Provided material below:

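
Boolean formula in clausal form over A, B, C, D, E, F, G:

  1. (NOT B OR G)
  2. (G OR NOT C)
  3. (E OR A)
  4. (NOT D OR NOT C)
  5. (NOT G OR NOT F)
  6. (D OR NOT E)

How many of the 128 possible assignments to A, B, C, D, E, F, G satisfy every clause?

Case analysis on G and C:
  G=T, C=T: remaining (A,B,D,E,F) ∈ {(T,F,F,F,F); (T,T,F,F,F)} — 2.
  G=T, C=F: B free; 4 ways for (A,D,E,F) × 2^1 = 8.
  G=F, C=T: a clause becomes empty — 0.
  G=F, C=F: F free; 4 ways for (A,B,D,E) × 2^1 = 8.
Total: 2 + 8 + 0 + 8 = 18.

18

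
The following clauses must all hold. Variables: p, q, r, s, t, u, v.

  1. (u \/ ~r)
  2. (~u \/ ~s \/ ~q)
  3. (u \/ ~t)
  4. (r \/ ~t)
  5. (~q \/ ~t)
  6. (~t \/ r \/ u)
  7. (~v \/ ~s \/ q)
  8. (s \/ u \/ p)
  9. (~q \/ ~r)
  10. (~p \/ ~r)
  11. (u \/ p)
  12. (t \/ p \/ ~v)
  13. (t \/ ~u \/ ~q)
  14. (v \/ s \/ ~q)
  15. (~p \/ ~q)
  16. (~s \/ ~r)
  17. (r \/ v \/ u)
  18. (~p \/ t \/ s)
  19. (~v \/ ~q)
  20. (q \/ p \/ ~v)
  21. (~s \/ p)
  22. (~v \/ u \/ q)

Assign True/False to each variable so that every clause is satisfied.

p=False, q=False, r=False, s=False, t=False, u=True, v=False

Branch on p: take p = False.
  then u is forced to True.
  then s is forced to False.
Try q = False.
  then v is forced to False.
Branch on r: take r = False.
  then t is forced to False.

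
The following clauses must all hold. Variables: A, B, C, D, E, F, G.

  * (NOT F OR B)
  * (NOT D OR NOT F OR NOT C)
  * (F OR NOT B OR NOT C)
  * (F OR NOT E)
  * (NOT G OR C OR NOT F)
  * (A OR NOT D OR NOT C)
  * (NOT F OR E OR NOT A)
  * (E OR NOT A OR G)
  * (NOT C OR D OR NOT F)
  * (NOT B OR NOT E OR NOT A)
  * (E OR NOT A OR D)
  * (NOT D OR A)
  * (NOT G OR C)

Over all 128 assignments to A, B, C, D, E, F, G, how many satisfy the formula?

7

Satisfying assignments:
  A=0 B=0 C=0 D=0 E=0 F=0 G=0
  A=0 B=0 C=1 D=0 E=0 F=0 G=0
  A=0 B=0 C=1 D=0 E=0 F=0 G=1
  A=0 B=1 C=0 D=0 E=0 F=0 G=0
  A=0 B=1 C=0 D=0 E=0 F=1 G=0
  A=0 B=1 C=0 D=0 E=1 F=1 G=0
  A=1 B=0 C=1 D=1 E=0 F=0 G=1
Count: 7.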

End of Provided material.

The records above should be printed in full, exactly as they appear.

**Expected answer**:
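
Boolean formula in clausal form over A, B, C, D, E, F, G:

  1. (NOT B OR G)
  2. (G OR NOT C)
  3. (E OR A)
  4. (NOT D OR NOT C)
  5. (NOT G OR NOT F)
  6. (D OR NOT E)

How many of the 128 possible assignments to A, B, C, D, E, F, G satisfy every clause?

Case analysis on G and C:
  G=T, C=T: remaining (A,B,D,E,F) ∈ {(T,F,F,F,F); (T,T,F,F,F)} — 2.
  G=T, C=F: B free; 4 ways for (A,D,E,F) × 2^1 = 8.
  G=F, C=T: a clause becomes empty — 0.
  G=F, C=F: F free; 4 ways for (A,B,D,E) × 2^1 = 8.
Total: 2 + 8 + 0 + 8 = 18.

18

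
The following clauses must all hold. Variables: p, q, r, s, t, u, v.

  1. (u \/ ~r)
  2. (~u \/ ~s \/ ~q)
  3. (u \/ ~t)
  4. (r \/ ~t)
  5. (~q \/ ~t)
  6. (~t \/ r \/ u)
  7. (~v \/ ~s \/ q)
  8. (s \/ u \/ p)
  9. (~q \/ ~r)
  10. (~p \/ ~r)
  11. (u \/ p)
  12. (t \/ p \/ ~v)
  13. (t \/ ~u \/ ~q)
  14. (v \/ s \/ ~q)
  15. (~p \/ ~q)
  16. (~s \/ ~r)
  17. (r \/ v \/ u)
  18. (~p \/ t \/ s)
  19. (~v \/ ~q)
  20. (q \/ p \/ ~v)
  21. (~s \/ p)
  22. (~v \/ u \/ q)

Assign True/False to each variable so that every clause is satisfied.

p=False, q=False, r=False, s=False, t=False, u=True, v=False

Branch on p: take p = False.
  then u is forced to True.
  then s is forced to False.
Try q = False.
  then v is forced to False.
Branch on r: take r = False.
  then t is forced to False.

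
The following clauses must all hold. Variables: A, B, C, D, E, F, G.

  * (NOT F OR B)
  * (NOT D OR NOT F OR NOT C)
  * (F OR NOT B OR NOT C)
  * (F OR NOT E)
  * (NOT G OR C OR NOT F)
  * (A OR NOT D OR NOT C)
  * (NOT F OR E OR NOT A)
  * (E OR NOT A OR G)
  * (NOT C OR D OR NOT F)
  * (NOT B OR NOT E OR NOT A)
  * (E OR NOT A OR D)
  * (NOT D OR A)
  * (NOT G OR C)

Over all 128 assignments to A, B, C, D, E, F, G, how many satisfy the formula?

7

Satisfying assignments:
  A=0 B=0 C=0 D=0 E=0 F=0 G=0
  A=0 B=0 C=1 D=0 E=0 F=0 G=0
  A=0 B=0 C=1 D=0 E=0 F=0 G=1
  A=0 B=1 C=0 D=0 E=0 F=0 G=0
  A=0 B=1 C=0 D=0 E=0 F=1 G=0
  A=0 B=1 C=0 D=0 E=1 F=1 G=0
  A=1 B=0 C=1 D=1 E=0 F=0 G=1
Count: 7.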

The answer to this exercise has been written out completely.